Brief:
Quote the entries below from the line with "The local map on values 0..512 is" through the line with "At every step, all", both ends included, and only those lines.

<<<<

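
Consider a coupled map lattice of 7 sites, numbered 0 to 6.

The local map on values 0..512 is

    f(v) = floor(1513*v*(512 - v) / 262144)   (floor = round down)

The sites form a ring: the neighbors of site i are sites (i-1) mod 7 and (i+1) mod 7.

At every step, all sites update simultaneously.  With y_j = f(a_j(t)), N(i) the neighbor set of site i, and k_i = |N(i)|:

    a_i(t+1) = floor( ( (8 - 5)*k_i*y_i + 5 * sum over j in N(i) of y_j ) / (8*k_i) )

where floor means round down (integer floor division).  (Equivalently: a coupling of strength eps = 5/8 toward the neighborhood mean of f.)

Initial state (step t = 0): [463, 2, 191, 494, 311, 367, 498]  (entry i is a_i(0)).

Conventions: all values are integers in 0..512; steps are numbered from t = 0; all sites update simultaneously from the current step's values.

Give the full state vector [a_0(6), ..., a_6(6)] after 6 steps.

Answer: [320, 323, 332, 342, 345, 338, 327]

Derivation:
t=0: [463, 2, 191, 494, 311, 367, 498]
t=1: [62, 152, 149, 241, 246, 240, 151]
t=2: [256, 265, 332, 356, 376, 356, 285]
t=3: [376, 367, 346, 319, 310, 328, 358]
t=4: [305, 310, 331, 349, 355, 342, 320]
t=5: [359, 356, 344, 331, 327, 336, 351]
t=6: [320, 323, 332, 342, 345, 338, 327]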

>>>>

Written solution:
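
The local map on values 0..512 is

    f(v) = floor(1513*v*(512 - v) / 262144)   (floor = round down)

The sites form a ring: the neighbors of site i are sites (i-1) mod 7 and (i+1) mod 7.

At every step, all sites update simultaneously.  With y_j = f(a_j(t)), N(i) the neighbor set of site i, and k_i = |N(i)|: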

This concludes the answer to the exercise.